(Exercise data Opens)
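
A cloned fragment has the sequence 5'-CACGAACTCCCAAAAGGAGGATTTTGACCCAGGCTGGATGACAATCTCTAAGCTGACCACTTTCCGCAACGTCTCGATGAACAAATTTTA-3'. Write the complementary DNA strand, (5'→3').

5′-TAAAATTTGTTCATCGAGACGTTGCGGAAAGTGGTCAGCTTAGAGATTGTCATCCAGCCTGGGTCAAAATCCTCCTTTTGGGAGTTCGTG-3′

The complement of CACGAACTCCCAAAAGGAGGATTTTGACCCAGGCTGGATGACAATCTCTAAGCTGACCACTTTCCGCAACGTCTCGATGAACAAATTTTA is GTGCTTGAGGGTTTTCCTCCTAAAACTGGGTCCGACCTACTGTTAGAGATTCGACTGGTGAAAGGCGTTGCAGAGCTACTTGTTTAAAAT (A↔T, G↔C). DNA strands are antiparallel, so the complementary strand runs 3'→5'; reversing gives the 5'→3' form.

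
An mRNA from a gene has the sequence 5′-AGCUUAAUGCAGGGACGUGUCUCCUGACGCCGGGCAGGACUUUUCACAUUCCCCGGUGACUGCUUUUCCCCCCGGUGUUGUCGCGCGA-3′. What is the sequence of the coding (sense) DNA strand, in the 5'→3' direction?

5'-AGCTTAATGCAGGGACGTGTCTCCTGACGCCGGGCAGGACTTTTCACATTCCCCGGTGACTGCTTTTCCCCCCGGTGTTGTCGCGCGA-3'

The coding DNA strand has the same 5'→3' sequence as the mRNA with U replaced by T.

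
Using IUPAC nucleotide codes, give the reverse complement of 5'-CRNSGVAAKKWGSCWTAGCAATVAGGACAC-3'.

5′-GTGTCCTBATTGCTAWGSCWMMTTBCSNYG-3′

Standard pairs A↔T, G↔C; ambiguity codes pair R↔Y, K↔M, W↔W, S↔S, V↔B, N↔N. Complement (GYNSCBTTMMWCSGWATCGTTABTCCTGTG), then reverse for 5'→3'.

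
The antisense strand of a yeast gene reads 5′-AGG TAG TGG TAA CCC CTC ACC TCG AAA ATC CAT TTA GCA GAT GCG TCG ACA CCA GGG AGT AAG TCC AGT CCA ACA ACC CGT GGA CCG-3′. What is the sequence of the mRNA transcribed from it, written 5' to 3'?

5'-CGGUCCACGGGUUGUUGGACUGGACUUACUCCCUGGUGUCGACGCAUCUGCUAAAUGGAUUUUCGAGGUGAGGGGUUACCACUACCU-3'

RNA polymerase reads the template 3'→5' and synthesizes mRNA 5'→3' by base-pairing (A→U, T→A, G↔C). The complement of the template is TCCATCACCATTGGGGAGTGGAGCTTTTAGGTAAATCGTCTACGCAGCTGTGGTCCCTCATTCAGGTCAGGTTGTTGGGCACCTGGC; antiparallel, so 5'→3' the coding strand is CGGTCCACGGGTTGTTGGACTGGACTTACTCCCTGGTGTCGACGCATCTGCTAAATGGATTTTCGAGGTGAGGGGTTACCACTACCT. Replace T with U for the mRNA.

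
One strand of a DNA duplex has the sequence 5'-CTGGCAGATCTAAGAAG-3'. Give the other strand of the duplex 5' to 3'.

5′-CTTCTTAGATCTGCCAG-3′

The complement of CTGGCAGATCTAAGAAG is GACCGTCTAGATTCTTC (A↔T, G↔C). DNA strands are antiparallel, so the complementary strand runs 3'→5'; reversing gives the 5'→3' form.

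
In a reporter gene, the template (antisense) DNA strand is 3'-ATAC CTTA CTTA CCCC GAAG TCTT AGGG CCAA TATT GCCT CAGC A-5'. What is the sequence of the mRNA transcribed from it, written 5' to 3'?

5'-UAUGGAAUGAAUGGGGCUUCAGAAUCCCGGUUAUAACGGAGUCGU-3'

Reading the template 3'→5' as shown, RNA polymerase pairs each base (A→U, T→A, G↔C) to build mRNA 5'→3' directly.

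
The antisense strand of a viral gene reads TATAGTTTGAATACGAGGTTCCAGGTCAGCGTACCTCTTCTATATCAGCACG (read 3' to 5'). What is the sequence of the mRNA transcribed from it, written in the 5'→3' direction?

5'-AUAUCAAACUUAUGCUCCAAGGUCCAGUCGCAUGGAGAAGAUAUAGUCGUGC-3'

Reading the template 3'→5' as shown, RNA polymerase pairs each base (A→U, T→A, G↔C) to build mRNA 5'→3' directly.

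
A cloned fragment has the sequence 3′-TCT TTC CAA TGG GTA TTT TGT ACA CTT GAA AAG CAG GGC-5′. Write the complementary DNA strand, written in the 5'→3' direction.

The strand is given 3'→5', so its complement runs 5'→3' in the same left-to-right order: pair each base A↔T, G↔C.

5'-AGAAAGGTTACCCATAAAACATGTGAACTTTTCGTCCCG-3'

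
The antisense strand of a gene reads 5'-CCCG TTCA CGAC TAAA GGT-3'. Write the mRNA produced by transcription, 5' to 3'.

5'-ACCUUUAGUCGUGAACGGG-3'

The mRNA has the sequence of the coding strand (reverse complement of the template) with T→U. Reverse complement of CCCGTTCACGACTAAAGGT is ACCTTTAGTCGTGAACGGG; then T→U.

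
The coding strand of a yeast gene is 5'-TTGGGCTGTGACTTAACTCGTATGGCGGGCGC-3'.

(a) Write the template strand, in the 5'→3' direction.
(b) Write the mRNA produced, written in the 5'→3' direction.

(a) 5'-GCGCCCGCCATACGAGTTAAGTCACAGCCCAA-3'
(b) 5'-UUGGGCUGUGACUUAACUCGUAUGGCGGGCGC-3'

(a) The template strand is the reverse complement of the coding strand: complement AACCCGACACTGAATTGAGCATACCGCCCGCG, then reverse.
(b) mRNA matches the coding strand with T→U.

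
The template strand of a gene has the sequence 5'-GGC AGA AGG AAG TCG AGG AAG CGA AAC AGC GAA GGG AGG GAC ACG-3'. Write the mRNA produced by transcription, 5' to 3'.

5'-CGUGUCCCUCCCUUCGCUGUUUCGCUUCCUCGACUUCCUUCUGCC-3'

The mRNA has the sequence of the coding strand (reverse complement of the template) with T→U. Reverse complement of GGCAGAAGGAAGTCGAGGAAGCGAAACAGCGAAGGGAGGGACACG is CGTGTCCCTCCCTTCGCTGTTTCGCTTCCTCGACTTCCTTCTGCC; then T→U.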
(Exercise data Closes)
*How to complete this task*
Set down exactly what runs from the line containing "The template strand of" through the last line above, both lines included.

*Answer box*
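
The template strand of a gene has the sequence 5'-GGC AGA AGG AAG TCG AGG AAG CGA AAC AGC GAA GGG AGG GAC ACG-3'. Write the mRNA produced by transcription, 5' to 3'.

5'-CGUGUCCCUCCCUUCGCUGUUUCGCUUCCUCGACUUCCUUCUGCC-3'

The mRNA has the sequence of the coding strand (reverse complement of the template) with T→U. Reverse complement of GGCAGAAGGAAGTCGAGGAAGCGAAACAGCGAAGGGAGGGACACG is CGTGTCCCTCCCTTCGCTGTTTCGCTTCCTCGACTTCCTTCTGCC; then T→U.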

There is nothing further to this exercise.